Data for this exercise:
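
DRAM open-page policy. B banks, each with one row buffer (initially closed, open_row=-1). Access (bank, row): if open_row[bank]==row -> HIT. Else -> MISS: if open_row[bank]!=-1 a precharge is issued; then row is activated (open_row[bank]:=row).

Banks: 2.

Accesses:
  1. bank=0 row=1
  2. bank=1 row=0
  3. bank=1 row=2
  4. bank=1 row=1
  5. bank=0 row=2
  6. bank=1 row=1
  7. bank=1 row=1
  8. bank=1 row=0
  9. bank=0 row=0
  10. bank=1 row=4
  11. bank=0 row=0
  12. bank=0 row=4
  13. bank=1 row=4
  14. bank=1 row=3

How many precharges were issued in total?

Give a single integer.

Answer: 8

Derivation:
Acc 1: bank0 row1 -> MISS (open row1); precharges=0
Acc 2: bank1 row0 -> MISS (open row0); precharges=0
Acc 3: bank1 row2 -> MISS (open row2); precharges=1
Acc 4: bank1 row1 -> MISS (open row1); precharges=2
Acc 5: bank0 row2 -> MISS (open row2); precharges=3
Acc 6: bank1 row1 -> HIT
Acc 7: bank1 row1 -> HIT
Acc 8: bank1 row0 -> MISS (open row0); precharges=4
Acc 9: bank0 row0 -> MISS (open row0); precharges=5
Acc 10: bank1 row4 -> MISS (open row4); precharges=6
Acc 11: bank0 row0 -> HIT
Acc 12: bank0 row4 -> MISS (open row4); precharges=7
Acc 13: bank1 row4 -> HIT
Acc 14: bank1 row3 -> MISS (open row3); precharges=8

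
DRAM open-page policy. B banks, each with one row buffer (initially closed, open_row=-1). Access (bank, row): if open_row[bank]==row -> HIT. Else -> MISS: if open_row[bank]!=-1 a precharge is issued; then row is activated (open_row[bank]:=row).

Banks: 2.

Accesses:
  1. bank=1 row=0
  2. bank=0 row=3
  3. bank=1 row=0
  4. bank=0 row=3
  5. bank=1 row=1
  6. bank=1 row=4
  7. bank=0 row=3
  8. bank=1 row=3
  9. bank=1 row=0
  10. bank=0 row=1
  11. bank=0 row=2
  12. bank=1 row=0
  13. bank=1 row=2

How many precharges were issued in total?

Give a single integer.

Acc 1: bank1 row0 -> MISS (open row0); precharges=0
Acc 2: bank0 row3 -> MISS (open row3); precharges=0
Acc 3: bank1 row0 -> HIT
Acc 4: bank0 row3 -> HIT
Acc 5: bank1 row1 -> MISS (open row1); precharges=1
Acc 6: bank1 row4 -> MISS (open row4); precharges=2
Acc 7: bank0 row3 -> HIT
Acc 8: bank1 row3 -> MISS (open row3); precharges=3
Acc 9: bank1 row0 -> MISS (open row0); precharges=4
Acc 10: bank0 row1 -> MISS (open row1); precharges=5
Acc 11: bank0 row2 -> MISS (open row2); precharges=6
Acc 12: bank1 row0 -> HIT
Acc 13: bank1 row2 -> MISS (open row2); precharges=7

Answer: 7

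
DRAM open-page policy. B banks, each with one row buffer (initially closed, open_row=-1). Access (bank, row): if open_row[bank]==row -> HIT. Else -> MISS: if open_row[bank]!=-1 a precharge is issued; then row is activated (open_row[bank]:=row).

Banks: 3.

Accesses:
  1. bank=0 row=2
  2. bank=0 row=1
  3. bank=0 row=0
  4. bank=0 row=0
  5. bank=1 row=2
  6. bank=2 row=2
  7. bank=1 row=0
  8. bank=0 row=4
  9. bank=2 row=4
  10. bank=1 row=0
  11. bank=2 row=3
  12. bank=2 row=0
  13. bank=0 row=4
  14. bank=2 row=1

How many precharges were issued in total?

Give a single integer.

Acc 1: bank0 row2 -> MISS (open row2); precharges=0
Acc 2: bank0 row1 -> MISS (open row1); precharges=1
Acc 3: bank0 row0 -> MISS (open row0); precharges=2
Acc 4: bank0 row0 -> HIT
Acc 5: bank1 row2 -> MISS (open row2); precharges=2
Acc 6: bank2 row2 -> MISS (open row2); precharges=2
Acc 7: bank1 row0 -> MISS (open row0); precharges=3
Acc 8: bank0 row4 -> MISS (open row4); precharges=4
Acc 9: bank2 row4 -> MISS (open row4); precharges=5
Acc 10: bank1 row0 -> HIT
Acc 11: bank2 row3 -> MISS (open row3); precharges=6
Acc 12: bank2 row0 -> MISS (open row0); precharges=7
Acc 13: bank0 row4 -> HIT
Acc 14: bank2 row1 -> MISS (open row1); precharges=8

Answer: 8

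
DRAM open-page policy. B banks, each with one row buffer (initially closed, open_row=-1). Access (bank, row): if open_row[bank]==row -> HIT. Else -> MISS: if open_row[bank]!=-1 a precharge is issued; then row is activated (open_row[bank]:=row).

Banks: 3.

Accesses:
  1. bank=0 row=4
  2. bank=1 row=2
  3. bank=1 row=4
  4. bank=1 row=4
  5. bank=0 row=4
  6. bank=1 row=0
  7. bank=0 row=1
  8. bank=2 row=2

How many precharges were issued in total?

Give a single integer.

Answer: 3

Derivation:
Acc 1: bank0 row4 -> MISS (open row4); precharges=0
Acc 2: bank1 row2 -> MISS (open row2); precharges=0
Acc 3: bank1 row4 -> MISS (open row4); precharges=1
Acc 4: bank1 row4 -> HIT
Acc 5: bank0 row4 -> HIT
Acc 6: bank1 row0 -> MISS (open row0); precharges=2
Acc 7: bank0 row1 -> MISS (open row1); precharges=3
Acc 8: bank2 row2 -> MISS (open row2); precharges=3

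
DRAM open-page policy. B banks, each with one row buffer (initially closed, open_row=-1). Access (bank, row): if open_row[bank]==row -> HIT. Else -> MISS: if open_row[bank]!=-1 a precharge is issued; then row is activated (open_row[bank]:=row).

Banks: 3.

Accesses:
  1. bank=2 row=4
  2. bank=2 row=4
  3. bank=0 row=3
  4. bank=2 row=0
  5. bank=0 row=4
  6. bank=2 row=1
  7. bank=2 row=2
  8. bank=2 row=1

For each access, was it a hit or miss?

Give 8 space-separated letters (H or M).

Answer: M H M M M M M M

Derivation:
Acc 1: bank2 row4 -> MISS (open row4); precharges=0
Acc 2: bank2 row4 -> HIT
Acc 3: bank0 row3 -> MISS (open row3); precharges=0
Acc 4: bank2 row0 -> MISS (open row0); precharges=1
Acc 5: bank0 row4 -> MISS (open row4); precharges=2
Acc 6: bank2 row1 -> MISS (open row1); precharges=3
Acc 7: bank2 row2 -> MISS (open row2); precharges=4
Acc 8: bank2 row1 -> MISS (open row1); precharges=5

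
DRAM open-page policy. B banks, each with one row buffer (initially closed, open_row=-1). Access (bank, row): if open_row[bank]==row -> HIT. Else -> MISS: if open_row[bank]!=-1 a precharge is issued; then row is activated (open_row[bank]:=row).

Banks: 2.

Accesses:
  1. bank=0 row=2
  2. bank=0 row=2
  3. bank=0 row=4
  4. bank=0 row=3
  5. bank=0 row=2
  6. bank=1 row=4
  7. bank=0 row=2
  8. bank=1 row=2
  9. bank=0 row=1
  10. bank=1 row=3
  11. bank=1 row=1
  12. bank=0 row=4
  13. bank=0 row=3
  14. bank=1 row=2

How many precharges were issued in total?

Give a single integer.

Answer: 10

Derivation:
Acc 1: bank0 row2 -> MISS (open row2); precharges=0
Acc 2: bank0 row2 -> HIT
Acc 3: bank0 row4 -> MISS (open row4); precharges=1
Acc 4: bank0 row3 -> MISS (open row3); precharges=2
Acc 5: bank0 row2 -> MISS (open row2); precharges=3
Acc 6: bank1 row4 -> MISS (open row4); precharges=3
Acc 7: bank0 row2 -> HIT
Acc 8: bank1 row2 -> MISS (open row2); precharges=4
Acc 9: bank0 row1 -> MISS (open row1); precharges=5
Acc 10: bank1 row3 -> MISS (open row3); precharges=6
Acc 11: bank1 row1 -> MISS (open row1); precharges=7
Acc 12: bank0 row4 -> MISS (open row4); precharges=8
Acc 13: bank0 row3 -> MISS (open row3); precharges=9
Acc 14: bank1 row2 -> MISS (open row2); precharges=10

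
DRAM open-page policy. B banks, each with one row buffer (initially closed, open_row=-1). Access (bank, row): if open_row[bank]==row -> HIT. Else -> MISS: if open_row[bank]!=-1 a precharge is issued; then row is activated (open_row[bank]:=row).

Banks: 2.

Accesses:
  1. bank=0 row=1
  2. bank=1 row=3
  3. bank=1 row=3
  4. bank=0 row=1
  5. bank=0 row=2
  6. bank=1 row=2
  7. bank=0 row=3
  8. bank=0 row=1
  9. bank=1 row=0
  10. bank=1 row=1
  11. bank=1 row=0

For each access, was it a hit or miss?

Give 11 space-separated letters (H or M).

Acc 1: bank0 row1 -> MISS (open row1); precharges=0
Acc 2: bank1 row3 -> MISS (open row3); precharges=0
Acc 3: bank1 row3 -> HIT
Acc 4: bank0 row1 -> HIT
Acc 5: bank0 row2 -> MISS (open row2); precharges=1
Acc 6: bank1 row2 -> MISS (open row2); precharges=2
Acc 7: bank0 row3 -> MISS (open row3); precharges=3
Acc 8: bank0 row1 -> MISS (open row1); precharges=4
Acc 9: bank1 row0 -> MISS (open row0); precharges=5
Acc 10: bank1 row1 -> MISS (open row1); precharges=6
Acc 11: bank1 row0 -> MISS (open row0); precharges=7

Answer: M M H H M M M M M M M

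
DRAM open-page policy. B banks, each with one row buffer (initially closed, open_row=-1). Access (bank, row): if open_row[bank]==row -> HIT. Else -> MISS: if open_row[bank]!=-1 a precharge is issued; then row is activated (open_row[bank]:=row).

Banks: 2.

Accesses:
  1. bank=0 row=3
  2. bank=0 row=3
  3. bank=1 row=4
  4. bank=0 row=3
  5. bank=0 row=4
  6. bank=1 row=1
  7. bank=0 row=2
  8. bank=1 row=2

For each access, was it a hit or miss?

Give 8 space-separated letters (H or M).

Acc 1: bank0 row3 -> MISS (open row3); precharges=0
Acc 2: bank0 row3 -> HIT
Acc 3: bank1 row4 -> MISS (open row4); precharges=0
Acc 4: bank0 row3 -> HIT
Acc 5: bank0 row4 -> MISS (open row4); precharges=1
Acc 6: bank1 row1 -> MISS (open row1); precharges=2
Acc 7: bank0 row2 -> MISS (open row2); precharges=3
Acc 8: bank1 row2 -> MISS (open row2); precharges=4

Answer: M H M H M M M M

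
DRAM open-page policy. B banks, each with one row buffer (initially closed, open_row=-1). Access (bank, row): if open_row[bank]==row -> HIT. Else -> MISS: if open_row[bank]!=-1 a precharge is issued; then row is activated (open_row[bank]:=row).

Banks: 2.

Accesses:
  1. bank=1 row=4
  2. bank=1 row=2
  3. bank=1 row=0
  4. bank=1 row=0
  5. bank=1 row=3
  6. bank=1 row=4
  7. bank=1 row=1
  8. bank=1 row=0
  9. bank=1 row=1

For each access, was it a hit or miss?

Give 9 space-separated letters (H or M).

Acc 1: bank1 row4 -> MISS (open row4); precharges=0
Acc 2: bank1 row2 -> MISS (open row2); precharges=1
Acc 3: bank1 row0 -> MISS (open row0); precharges=2
Acc 4: bank1 row0 -> HIT
Acc 5: bank1 row3 -> MISS (open row3); precharges=3
Acc 6: bank1 row4 -> MISS (open row4); precharges=4
Acc 7: bank1 row1 -> MISS (open row1); precharges=5
Acc 8: bank1 row0 -> MISS (open row0); precharges=6
Acc 9: bank1 row1 -> MISS (open row1); precharges=7

Answer: M M M H M M M M M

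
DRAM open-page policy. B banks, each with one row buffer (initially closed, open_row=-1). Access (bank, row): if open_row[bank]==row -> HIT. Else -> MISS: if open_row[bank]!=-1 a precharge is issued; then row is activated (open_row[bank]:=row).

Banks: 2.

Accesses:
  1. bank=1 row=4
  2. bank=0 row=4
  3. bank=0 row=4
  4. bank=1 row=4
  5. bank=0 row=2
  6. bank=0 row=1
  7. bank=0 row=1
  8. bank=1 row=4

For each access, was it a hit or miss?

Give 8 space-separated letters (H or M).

Acc 1: bank1 row4 -> MISS (open row4); precharges=0
Acc 2: bank0 row4 -> MISS (open row4); precharges=0
Acc 3: bank0 row4 -> HIT
Acc 4: bank1 row4 -> HIT
Acc 5: bank0 row2 -> MISS (open row2); precharges=1
Acc 6: bank0 row1 -> MISS (open row1); precharges=2
Acc 7: bank0 row1 -> HIT
Acc 8: bank1 row4 -> HIT

Answer: M M H H M M H H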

Task to carry out: The lines above, from the first through the one containing "11. bank=0 row=0", must be restated word for word, with nothing added.

Response for this exercise:
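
DRAM open-page policy. B banks, each with one row buffer (initially closed, open_row=-1). Access (bank, row): if open_row[bank]==row -> HIT. Else -> MISS: if open_row[bank]!=-1 a precharge is issued; then row is activated (open_row[bank]:=row).

Banks: 2.

Accesses:
  1. bank=0 row=1
  2. bank=1 row=0
  3. bank=1 row=2
  4. bank=1 row=1
  5. bank=0 row=2
  6. bank=1 row=1
  7. bank=1 row=1
  8. bank=1 row=0
  9. bank=0 row=0
  10. bank=1 row=4
  11. bank=0 row=0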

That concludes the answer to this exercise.